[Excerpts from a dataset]
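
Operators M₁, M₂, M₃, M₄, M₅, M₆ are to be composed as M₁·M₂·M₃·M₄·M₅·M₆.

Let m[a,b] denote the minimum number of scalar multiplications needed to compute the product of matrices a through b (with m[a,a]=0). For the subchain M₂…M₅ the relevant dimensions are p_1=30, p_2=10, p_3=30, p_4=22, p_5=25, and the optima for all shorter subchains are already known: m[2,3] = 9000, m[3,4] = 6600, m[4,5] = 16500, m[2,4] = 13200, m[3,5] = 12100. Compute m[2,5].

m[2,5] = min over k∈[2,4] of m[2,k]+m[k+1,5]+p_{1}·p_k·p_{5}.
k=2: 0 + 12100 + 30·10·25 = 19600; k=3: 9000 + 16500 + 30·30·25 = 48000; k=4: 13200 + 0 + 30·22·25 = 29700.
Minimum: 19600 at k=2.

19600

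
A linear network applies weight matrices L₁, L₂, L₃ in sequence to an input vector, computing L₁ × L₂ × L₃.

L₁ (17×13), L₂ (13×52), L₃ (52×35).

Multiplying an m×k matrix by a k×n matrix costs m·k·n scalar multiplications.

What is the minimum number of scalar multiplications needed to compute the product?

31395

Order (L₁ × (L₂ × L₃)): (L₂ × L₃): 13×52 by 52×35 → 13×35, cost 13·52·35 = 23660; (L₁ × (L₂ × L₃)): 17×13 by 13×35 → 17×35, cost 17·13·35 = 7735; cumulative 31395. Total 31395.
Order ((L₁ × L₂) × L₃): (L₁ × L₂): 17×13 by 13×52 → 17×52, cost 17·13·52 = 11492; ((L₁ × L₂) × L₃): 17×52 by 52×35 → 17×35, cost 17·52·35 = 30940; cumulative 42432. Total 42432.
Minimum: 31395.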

...

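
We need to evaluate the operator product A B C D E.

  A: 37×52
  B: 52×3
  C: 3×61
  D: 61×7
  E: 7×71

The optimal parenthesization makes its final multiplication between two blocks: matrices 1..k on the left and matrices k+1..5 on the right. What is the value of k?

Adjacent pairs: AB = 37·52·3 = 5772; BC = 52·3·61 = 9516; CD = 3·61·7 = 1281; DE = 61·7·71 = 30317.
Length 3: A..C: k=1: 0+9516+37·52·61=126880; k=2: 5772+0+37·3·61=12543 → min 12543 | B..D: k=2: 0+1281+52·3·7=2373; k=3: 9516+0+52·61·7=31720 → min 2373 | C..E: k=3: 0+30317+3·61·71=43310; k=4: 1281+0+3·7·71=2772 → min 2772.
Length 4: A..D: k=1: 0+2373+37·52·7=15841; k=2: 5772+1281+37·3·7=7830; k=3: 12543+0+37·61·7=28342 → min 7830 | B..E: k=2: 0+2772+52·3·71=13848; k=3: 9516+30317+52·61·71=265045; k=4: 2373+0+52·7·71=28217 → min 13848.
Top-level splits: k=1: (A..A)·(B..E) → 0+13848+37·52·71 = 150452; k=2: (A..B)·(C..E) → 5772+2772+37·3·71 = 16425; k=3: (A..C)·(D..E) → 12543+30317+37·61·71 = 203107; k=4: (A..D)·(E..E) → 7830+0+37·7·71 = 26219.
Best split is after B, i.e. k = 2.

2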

Assignment - Write down again, exactly as given, only the lines above that fall from the line with "Operators M₁, M₂, M₃, M₄, M₅, M₆" to the line with "Multiplying an m×k", inclusive.

Response for this exercise -
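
Operators M₁, M₂, M₃, M₄, M₅, M₆ are to be composed as M₁·M₂·M₃·M₄·M₅·M₆.

Let m[a,b] denote the minimum number of scalar multiplications needed to compute the product of matrices a through b (with m[a,a]=0). For the subchain M₂…M₅ the relevant dimensions are p_1=30, p_2=10, p_3=30, p_4=22, p_5=25, and the optima for all shorter subchains are already known: m[2,3] = 9000, m[3,4] = 6600, m[4,5] = 16500, m[2,4] = 13200, m[3,5] = 12100. Compute m[2,5].

m[2,5] = min over k∈[2,4] of m[2,k]+m[k+1,5]+p_{1}·p_k·p_{5}.
k=2: 0 + 12100 + 30·10·25 = 19600; k=3: 9000 + 16500 + 30·30·25 = 48000; k=4: 13200 + 0 + 30·22·25 = 29700.
Minimum: 19600 at k=2.

19600

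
A linear network applies weight matrices L₁, L₂, L₃ in sequence to an input vector, computing L₁ × L₂ × L₃.

L₁ (17×13), L₂ (13×52), L₃ (52×35).

Multiplying an m×k matrix by a k×n matrix costs m·k·n scalar multiplications.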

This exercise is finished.